TASK DETAILS: Among the entries below, how many lines include the word "least"? Reply with only the number.

RECORDS TO USE:
###

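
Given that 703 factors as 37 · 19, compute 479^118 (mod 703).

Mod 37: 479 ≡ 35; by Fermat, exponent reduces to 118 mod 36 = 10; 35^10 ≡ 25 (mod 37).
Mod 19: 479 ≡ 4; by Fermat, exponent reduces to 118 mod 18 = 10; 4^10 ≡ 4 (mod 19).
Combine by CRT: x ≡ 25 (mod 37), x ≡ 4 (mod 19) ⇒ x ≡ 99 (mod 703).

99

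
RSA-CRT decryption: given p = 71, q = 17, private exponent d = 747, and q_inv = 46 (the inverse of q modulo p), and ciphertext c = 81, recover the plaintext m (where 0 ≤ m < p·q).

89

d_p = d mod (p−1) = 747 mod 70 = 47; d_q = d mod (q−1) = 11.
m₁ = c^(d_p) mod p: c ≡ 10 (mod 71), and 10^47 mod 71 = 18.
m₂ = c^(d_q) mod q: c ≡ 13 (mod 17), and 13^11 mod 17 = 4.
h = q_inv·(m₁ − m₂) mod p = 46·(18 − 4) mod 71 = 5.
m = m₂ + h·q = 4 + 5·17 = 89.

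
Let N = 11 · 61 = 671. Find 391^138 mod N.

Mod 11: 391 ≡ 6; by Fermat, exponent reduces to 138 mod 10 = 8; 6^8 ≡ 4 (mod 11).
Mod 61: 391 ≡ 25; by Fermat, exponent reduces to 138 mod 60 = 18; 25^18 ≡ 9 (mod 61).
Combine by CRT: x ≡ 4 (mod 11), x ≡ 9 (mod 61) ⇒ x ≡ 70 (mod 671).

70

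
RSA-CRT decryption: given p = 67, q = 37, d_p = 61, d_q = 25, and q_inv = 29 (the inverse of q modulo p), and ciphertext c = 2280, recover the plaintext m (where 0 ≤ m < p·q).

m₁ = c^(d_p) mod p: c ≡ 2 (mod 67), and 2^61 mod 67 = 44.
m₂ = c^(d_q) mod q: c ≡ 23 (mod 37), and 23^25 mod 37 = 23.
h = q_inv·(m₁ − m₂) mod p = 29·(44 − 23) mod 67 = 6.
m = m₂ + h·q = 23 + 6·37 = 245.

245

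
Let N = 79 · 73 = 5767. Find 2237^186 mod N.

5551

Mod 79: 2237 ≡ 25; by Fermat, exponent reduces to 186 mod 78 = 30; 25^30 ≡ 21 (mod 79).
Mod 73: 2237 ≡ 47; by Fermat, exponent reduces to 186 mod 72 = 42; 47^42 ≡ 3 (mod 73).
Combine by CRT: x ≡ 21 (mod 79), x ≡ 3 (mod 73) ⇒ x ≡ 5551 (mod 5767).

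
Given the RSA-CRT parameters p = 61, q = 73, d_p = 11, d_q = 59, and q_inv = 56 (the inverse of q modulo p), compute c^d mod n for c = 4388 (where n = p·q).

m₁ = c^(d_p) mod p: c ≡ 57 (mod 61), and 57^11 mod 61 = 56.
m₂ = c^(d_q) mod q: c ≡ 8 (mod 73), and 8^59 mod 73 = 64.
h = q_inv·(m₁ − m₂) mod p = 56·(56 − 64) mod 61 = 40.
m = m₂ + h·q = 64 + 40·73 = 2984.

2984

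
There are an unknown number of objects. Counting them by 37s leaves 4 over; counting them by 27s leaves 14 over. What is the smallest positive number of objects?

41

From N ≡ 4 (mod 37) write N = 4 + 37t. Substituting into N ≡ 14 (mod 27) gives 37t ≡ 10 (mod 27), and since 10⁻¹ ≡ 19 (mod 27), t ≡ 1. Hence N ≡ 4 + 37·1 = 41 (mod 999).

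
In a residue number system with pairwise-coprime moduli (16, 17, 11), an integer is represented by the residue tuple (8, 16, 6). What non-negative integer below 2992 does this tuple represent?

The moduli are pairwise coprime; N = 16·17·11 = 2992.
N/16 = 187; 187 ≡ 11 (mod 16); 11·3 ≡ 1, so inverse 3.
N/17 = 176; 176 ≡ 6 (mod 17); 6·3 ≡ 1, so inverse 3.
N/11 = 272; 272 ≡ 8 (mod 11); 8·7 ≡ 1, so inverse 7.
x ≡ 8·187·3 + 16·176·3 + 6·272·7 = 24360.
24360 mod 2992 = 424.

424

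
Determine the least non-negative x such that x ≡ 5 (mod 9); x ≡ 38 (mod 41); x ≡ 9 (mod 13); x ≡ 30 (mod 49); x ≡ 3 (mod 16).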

###

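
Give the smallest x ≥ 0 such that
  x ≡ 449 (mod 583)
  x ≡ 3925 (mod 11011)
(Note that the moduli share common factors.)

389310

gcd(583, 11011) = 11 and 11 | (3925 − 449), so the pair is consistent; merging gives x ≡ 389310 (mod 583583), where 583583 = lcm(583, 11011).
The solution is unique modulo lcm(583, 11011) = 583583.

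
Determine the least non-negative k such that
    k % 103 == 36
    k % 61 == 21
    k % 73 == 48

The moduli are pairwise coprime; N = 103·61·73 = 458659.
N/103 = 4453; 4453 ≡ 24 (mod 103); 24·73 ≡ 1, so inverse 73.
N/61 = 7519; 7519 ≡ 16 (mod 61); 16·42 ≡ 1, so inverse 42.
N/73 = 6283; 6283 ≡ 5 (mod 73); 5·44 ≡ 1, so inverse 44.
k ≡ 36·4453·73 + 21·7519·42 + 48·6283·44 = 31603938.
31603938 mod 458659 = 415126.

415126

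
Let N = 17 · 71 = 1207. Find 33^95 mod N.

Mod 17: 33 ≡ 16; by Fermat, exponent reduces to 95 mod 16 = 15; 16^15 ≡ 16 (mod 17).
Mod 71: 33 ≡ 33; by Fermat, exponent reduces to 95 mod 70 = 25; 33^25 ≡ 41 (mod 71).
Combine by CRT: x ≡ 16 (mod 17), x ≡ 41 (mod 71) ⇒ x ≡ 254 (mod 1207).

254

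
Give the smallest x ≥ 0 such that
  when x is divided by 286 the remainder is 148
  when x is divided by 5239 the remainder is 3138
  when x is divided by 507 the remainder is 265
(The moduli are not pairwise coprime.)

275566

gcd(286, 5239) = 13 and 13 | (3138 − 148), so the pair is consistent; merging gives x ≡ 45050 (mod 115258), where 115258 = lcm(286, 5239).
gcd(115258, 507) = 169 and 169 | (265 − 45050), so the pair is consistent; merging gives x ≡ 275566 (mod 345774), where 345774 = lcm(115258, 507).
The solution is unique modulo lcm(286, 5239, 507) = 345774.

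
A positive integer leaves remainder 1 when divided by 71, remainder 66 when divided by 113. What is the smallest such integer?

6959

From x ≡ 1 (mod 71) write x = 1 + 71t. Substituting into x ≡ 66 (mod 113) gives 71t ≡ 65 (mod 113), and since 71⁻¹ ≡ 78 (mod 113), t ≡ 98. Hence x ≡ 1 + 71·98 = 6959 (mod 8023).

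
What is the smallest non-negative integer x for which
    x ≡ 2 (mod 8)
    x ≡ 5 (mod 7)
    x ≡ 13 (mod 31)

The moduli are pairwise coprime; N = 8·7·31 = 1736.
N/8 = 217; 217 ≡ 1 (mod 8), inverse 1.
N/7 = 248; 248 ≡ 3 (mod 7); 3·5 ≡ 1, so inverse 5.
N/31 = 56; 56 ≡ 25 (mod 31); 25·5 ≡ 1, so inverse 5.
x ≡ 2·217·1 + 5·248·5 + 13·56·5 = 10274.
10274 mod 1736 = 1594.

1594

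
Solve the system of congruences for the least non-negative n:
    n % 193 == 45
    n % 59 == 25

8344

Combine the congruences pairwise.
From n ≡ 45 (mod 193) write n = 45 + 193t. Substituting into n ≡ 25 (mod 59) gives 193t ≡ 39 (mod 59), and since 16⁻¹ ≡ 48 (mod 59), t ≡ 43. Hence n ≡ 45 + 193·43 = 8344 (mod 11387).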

###

EXERCISE RESULT: 3